### Provided entries ###

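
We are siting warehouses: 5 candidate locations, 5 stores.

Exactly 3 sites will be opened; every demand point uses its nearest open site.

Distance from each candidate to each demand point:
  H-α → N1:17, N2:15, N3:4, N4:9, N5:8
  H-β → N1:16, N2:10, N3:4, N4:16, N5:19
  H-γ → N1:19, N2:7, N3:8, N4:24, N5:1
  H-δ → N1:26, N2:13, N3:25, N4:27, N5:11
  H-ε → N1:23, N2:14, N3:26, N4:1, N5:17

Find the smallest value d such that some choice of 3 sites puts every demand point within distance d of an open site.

Open {H-α, H-β, H-γ}.
  Farthest demand point is N1 at distance 16 (to H-β); all others are ≤ 16.
With {H-α, H-β, H-δ} the worst case is 16.
With {H-α, H-β, H-ε} the worst case is 16.
No size-3 selection achieves below 16.

16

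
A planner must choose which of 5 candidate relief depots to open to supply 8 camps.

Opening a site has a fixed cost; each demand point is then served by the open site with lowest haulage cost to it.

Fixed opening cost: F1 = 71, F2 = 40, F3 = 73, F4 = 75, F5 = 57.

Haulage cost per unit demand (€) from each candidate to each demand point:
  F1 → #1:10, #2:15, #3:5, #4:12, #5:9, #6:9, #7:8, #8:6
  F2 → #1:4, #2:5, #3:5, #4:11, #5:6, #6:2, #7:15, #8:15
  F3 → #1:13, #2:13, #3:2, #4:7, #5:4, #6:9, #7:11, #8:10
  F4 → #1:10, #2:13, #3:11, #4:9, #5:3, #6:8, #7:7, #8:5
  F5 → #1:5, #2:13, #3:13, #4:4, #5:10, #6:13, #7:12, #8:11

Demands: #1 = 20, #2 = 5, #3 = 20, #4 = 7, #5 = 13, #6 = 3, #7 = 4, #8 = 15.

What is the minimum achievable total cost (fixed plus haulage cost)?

Open {F2, F3, F4}: assign each demand point to its cheapest open site.
  #1→F2 20×4=80, #2→F2 5×5=25, #3→F3 20×2=40, #4→F3 7×7=49, #5→F4 13×3=39, #6→F2 3×2=6, #7→F4 4×7=28, #8→F4 15×5=75
  haulage cost 342, fixed 188 → total 530.
Compare {F2, F4}: haulage cost 416 + fixed 115 = 531.
Compare {F2, F4, F5}: haulage cost 381 + fixed 172 = 553.
Compare {F1, F2, F3}: haulage cost 374 + fixed 184 = 558.
All other subsets cost ≥ 531. Minimum total cost: 530.

530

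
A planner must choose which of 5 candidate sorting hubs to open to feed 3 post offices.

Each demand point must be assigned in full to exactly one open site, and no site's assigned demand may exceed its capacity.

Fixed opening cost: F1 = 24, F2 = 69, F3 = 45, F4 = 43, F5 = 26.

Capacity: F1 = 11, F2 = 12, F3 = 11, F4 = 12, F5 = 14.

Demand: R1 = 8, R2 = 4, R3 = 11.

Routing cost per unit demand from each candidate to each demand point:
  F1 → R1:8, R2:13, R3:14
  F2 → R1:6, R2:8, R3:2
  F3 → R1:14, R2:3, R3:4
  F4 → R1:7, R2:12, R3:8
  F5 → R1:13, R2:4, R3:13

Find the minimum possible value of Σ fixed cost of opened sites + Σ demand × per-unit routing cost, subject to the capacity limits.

Open {F1, F3, F5}; cheapest assignment that respects the capacities:
  F1 (cap 11, load 8): R1 — cost 8×8 = 64
  F3 (cap 11, load 11): R3 — cost 11×4 = 44
  F5 (cap 14, load 4): R2 — cost 4×4 = 16
  Shipping 124, fixed 95 → total 219.
  Any other capacity-feasible assignment to {F1, F3, F5} ships for at least 124.
Compare {F1, F2, F5}: its best feasible assignment gives total 221.
Compare {F3, F4, F5}: its best feasible assignment gives total 230.
Every other set of open sites that can feasibly serve all demand totals ≥ 221 even under its best assignment. Minimum: 219.

219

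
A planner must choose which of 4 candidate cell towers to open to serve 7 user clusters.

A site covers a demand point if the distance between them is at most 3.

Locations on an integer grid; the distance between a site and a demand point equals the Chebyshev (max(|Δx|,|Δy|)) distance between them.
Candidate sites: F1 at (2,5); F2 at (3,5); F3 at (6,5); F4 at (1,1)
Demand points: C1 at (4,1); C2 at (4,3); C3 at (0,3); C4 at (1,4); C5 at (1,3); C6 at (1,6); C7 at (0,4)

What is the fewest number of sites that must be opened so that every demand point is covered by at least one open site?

2

Coverage sets (demand points within 3 of each site):
  F1: {C2, C3, C4, C5, C6, C7}
  F2: {C2, C3, C4, C5, C6, C7}
  F3: {C2}
  F4: {C1, C2, C3, C4, C5, C7}
No single site covers all 7 demand points.
But {F1, F4} covers everything, so the minimum is 2.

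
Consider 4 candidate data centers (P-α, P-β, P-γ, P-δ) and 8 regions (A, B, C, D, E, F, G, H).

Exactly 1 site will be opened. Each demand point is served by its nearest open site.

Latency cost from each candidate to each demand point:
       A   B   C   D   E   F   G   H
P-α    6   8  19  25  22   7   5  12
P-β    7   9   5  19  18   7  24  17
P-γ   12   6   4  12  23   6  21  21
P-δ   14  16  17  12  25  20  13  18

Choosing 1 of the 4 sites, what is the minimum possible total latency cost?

Open {P-α}.
  A→P-α 6, B→P-α 8, C→P-α 19, D→P-α 25, E→P-α 22, F→P-α 7, G→P-α 5, H→P-α 12  ⇒ total 104.
Compare {P-γ}: total 105.
Compare {P-β}: total 106.
No size-1 selection does better; minimum is 104.

104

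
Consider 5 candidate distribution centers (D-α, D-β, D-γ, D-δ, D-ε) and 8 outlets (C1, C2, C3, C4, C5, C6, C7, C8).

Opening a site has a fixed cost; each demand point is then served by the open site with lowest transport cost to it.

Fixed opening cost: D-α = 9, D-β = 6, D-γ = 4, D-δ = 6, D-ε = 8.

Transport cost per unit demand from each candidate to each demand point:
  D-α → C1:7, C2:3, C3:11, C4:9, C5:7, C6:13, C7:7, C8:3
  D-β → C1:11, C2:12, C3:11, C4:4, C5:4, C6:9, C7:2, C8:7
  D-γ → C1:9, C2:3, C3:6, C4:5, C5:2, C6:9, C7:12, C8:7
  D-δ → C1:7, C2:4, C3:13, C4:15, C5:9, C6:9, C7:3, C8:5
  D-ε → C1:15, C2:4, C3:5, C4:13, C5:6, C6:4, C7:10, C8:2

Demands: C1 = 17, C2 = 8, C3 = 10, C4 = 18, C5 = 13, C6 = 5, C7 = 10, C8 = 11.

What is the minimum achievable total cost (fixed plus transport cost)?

377

Open {D-β, D-γ, D-δ, D-ε}: assign each demand point to its cheapest open site.
  C1→D-δ 17×7=119, C2→D-γ 8×3=24, C3→D-ε 10×5=50, C4→D-β 18×4=72, C5→D-γ 13×2=26, C6→D-ε 5×4=20, C7→D-β 10×2=20, C8→D-ε 11×2=22
  transport cost 353, fixed 24 → total 377.
Compare {D-α, D-β, D-γ, D-ε}: transport cost 353 + fixed 27 = 380.
Compare {D-α, D-β, D-γ, D-δ, D-ε}: transport cost 353 + fixed 33 = 386.
Compare {D-γ, D-δ, D-ε}: transport cost 381 + fixed 18 = 399.
All other subsets cost ≥ 380. Minimum total cost: 377.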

###

Your task: Within the data above, find the lines that contain the word "nearest" and copy each of them.

Written response:
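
Exactly 3 sites will be opened; every demand point uses its nearest open site.
Exactly 1 site will be opened. Each demand point is served by its nearest open site.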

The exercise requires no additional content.